• **Your instructions**
Take down each entry exactly as written.

• **Excerpted records**
*** Block opens ***

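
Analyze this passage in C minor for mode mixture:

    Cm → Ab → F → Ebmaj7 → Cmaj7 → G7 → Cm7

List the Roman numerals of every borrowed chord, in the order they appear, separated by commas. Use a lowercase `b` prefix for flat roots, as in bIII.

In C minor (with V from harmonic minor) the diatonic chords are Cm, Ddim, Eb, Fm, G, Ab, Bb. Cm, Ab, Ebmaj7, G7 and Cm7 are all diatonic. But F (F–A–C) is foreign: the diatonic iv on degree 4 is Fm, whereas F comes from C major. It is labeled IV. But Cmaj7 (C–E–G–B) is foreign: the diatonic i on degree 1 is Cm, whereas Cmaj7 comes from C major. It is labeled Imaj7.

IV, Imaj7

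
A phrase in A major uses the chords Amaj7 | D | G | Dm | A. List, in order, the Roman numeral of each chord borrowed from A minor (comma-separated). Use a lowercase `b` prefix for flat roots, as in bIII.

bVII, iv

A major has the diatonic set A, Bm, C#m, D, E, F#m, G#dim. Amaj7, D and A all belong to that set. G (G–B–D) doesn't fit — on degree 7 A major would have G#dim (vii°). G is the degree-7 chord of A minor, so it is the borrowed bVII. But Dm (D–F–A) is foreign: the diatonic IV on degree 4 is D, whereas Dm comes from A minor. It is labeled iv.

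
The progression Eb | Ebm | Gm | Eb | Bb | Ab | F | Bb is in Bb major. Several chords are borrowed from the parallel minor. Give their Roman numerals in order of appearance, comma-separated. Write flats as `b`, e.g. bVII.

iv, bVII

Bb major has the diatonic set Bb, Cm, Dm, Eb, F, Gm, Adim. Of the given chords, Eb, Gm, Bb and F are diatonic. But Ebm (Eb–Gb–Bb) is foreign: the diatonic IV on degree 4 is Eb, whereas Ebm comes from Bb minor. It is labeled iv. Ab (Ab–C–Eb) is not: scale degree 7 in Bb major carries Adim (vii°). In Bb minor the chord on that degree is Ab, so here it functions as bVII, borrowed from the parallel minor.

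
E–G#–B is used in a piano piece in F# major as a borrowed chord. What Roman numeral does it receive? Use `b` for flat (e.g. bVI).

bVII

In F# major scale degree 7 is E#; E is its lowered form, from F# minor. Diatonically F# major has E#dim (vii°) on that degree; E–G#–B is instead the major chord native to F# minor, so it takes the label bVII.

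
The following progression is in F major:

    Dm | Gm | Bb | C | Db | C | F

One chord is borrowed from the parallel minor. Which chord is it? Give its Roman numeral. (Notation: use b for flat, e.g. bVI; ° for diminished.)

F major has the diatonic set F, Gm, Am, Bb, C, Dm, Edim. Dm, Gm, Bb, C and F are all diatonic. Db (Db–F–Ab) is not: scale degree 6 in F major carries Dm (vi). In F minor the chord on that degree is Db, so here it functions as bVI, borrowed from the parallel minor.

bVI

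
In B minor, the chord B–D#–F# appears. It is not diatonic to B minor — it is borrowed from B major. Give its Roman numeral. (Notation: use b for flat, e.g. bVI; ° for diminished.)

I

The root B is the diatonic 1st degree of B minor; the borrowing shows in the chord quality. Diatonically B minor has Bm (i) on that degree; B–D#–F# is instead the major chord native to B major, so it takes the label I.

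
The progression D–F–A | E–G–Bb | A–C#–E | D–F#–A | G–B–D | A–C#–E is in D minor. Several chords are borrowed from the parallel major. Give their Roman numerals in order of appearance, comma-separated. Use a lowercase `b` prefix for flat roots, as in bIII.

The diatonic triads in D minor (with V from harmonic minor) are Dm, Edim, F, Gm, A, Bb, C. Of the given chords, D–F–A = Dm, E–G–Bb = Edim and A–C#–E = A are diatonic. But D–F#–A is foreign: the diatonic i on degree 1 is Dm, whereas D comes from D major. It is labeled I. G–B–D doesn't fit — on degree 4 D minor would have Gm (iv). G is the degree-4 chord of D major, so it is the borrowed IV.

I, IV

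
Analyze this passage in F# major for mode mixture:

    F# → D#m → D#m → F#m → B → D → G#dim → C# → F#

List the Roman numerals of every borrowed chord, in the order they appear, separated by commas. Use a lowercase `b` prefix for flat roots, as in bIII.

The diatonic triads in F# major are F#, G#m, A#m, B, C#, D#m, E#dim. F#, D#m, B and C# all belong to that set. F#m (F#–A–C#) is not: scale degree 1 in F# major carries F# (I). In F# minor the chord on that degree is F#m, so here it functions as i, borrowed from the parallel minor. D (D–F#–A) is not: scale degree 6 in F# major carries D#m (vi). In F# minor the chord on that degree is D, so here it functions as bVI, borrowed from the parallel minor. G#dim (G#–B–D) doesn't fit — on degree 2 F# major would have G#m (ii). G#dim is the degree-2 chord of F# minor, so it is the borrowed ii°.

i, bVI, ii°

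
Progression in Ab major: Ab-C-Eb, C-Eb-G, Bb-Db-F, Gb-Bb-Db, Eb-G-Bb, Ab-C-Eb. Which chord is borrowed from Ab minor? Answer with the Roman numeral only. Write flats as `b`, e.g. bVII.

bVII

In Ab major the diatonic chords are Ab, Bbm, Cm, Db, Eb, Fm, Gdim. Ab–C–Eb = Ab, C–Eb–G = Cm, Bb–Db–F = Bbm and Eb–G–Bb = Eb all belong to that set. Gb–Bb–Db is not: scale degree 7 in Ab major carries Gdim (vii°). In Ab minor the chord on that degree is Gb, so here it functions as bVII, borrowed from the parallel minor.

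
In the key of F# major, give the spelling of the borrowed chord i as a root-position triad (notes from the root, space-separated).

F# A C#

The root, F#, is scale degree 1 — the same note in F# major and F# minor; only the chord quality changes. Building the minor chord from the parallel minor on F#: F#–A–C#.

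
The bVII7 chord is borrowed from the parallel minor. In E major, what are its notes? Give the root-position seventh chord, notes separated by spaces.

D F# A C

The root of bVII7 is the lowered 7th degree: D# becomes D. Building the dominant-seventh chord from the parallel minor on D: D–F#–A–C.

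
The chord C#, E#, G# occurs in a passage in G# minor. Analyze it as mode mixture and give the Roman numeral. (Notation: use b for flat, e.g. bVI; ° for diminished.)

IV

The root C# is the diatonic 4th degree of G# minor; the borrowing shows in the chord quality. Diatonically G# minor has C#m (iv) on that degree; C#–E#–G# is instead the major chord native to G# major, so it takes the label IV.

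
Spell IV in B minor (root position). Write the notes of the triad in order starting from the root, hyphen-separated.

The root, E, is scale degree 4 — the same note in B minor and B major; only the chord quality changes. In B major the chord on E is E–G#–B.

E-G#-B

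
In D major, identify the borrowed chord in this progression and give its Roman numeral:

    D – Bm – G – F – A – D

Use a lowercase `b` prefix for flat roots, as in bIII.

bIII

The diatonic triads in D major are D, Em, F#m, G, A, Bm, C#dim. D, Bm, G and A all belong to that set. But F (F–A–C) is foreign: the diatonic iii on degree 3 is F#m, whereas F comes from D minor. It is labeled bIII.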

*** Block closes ***

• **Reply to the exercise**
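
Analyze this passage in C minor for mode mixture:

    Cm → Ab → F → Ebmaj7 → Cmaj7 → G7 → Cm7

List the Roman numerals of every borrowed chord, in the order they appear, separated by commas. Use a lowercase `b` prefix for flat roots, as in bIII.

In C minor (with V from harmonic minor) the diatonic chords are Cm, Ddim, Eb, Fm, G, Ab, Bb. Cm, Ab, Ebmaj7, G7 and Cm7 are all diatonic. But F (F–A–C) is foreign: the diatonic iv on degree 4 is Fm, whereas F comes from C major. It is labeled IV. But Cmaj7 (C–E–G–B) is foreign: the diatonic i on degree 1 is Cm, whereas Cmaj7 comes from C major. It is labeled Imaj7.

IV, Imaj7

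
A phrase in A major uses the chords Amaj7 | D | G | Dm | A. List, in order, the Roman numeral of each chord borrowed from A minor (comma-separated). Use a lowercase `b` prefix for flat roots, as in bIII.

bVII, iv

A major has the diatonic set A, Bm, C#m, D, E, F#m, G#dim. Amaj7, D and A all belong to that set. G (G–B–D) doesn't fit — on degree 7 A major would have G#dim (vii°). G is the degree-7 chord of A minor, so it is the borrowed bVII. But Dm (D–F–A) is foreign: the diatonic IV on degree 4 is D, whereas Dm comes from A minor. It is labeled iv.

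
The progression Eb | Ebm | Gm | Eb | Bb | Ab | F | Bb is in Bb major. Several chords are borrowed from the parallel minor. Give their Roman numerals in order of appearance, comma-separated. Write flats as `b`, e.g. bVII.

iv, bVII

Bb major has the diatonic set Bb, Cm, Dm, Eb, F, Gm, Adim. Of the given chords, Eb, Gm, Bb and F are diatonic. But Ebm (Eb–Gb–Bb) is foreign: the diatonic IV on degree 4 is Eb, whereas Ebm comes from Bb minor. It is labeled iv. Ab (Ab–C–Eb) is not: scale degree 7 in Bb major carries Adim (vii°). In Bb minor the chord on that degree is Ab, so here it functions as bVII, borrowed from the parallel minor.

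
E–G#–B is used in a piano piece in F# major as a borrowed chord. What Roman numeral does it receive? Use `b` for flat (e.g. bVI).

bVII

In F# major scale degree 7 is E#; E is its lowered form, from F# minor. Diatonically F# major has E#dim (vii°) on that degree; E–G#–B is instead the major chord native to F# minor, so it takes the label bVII.

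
The following progression is in F major:

    Dm | Gm | Bb | C | Db | C | F

One chord is borrowed from the parallel minor. Which chord is it? Give its Roman numeral. (Notation: use b for flat, e.g. bVI; ° for diminished.)

F major has the diatonic set F, Gm, Am, Bb, C, Dm, Edim. Dm, Gm, Bb, C and F are all diatonic. Db (Db–F–Ab) is not: scale degree 6 in F major carries Dm (vi). In F minor the chord on that degree is Db, so here it functions as bVI, borrowed from the parallel minor.

bVI

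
In B minor, the chord B–D#–F# appears. It is not diatonic to B minor — it is borrowed from B major. Give its Roman numeral. (Notation: use b for flat, e.g. bVI; ° for diminished.)

I

The root B is the diatonic 1st degree of B minor; the borrowing shows in the chord quality. Diatonically B minor has Bm (i) on that degree; B–D#–F# is instead the major chord native to B major, so it takes the label I.

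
The progression D–F–A | E–G–Bb | A–C#–E | D–F#–A | G–B–D | A–C#–E is in D minor. Several chords are borrowed from the parallel major. Give their Roman numerals in order of appearance, comma-separated. Use a lowercase `b` prefix for flat roots, as in bIII.

The diatonic triads in D minor (with V from harmonic minor) are Dm, Edim, F, Gm, A, Bb, C. Of the given chords, D–F–A = Dm, E–G–Bb = Edim and A–C#–E = A are diatonic. But D–F#–A is foreign: the diatonic i on degree 1 is Dm, whereas D comes from D major. It is labeled I. G–B–D doesn't fit — on degree 4 D minor would have Gm (iv). G is the degree-4 chord of D major, so it is the borrowed IV.

I, IV

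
Analyze this passage in F# major for mode mixture:

    F# → D#m → D#m → F#m → B → D → G#dim → C# → F#

List the Roman numerals of every borrowed chord, in the order they appear, separated by commas. Use a lowercase `b` prefix for flat roots, as in bIII.

The diatonic triads in F# major are F#, G#m, A#m, B, C#, D#m, E#dim. F#, D#m, B and C# all belong to that set. F#m (F#–A–C#) is not: scale degree 1 in F# major carries F# (I). In F# minor the chord on that degree is F#m, so here it functions as i, borrowed from the parallel minor. D (D–F#–A) is not: scale degree 6 in F# major carries D#m (vi). In F# minor the chord on that degree is D, so here it functions as bVI, borrowed from the parallel minor. G#dim (G#–B–D) doesn't fit — on degree 2 F# major would have G#m (ii). G#dim is the degree-2 chord of F# minor, so it is the borrowed ii°.

i, bVI, ii°

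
Progression in Ab major: Ab-C-Eb, C-Eb-G, Bb-Db-F, Gb-Bb-Db, Eb-G-Bb, Ab-C-Eb. Which chord is borrowed from Ab minor? Answer with the Roman numeral only. Write flats as `b`, e.g. bVII.

bVII

In Ab major the diatonic chords are Ab, Bbm, Cm, Db, Eb, Fm, Gdim. Ab–C–Eb = Ab, C–Eb–G = Cm, Bb–Db–F = Bbm and Eb–G–Bb = Eb all belong to that set. Gb–Bb–Db is not: scale degree 7 in Ab major carries Gdim (vii°). In Ab minor the chord on that degree is Gb, so here it functions as bVII, borrowed from the parallel minor.

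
In the key of F# major, give the spelling of the borrowed chord i as a root-position triad (notes from the root, space-separated).

F# A C#

The root, F#, is scale degree 1 — the same note in F# major and F# minor; only the chord quality changes. Building the minor chord from the parallel minor on F#: F#–A–C#.

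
The bVII7 chord is borrowed from the parallel minor. In E major, what are its notes? Give the root-position seventh chord, notes separated by spaces.

D F# A C

The root of bVII7 is the lowered 7th degree: D# becomes D. Building the dominant-seventh chord from the parallel minor on D: D–F#–A–C.

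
The chord C#, E#, G# occurs in a passage in G# minor. Analyze it as mode mixture and give the Roman numeral. (Notation: use b for flat, e.g. bVI; ° for diminished.)

IV

The root C# is the diatonic 4th degree of G# minor; the borrowing shows in the chord quality. Diatonically G# minor has C#m (iv) on that degree; C#–E#–G# is instead the major chord native to G# major, so it takes the label IV.

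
Spell IV in B minor (root position). Write the notes of the triad in order starting from the root, hyphen-separated.

The root, E, is scale degree 4 — the same note in B minor and B major; only the chord quality changes. In B major the chord on E is E–G#–B.

E-G#-B

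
In D major, identify the borrowed chord in this progression and give its Roman numeral:

    D – Bm – G – F – A – D

Use a lowercase `b` prefix for flat roots, as in bIII.

bIII

The diatonic triads in D major are D, Em, F#m, G, A, Bm, C#dim. D, Bm, G and A all belong to that set. But F (F–A–C) is foreign: the diatonic iii on degree 3 is F#m, whereas F comes from D minor. It is labeled bIII.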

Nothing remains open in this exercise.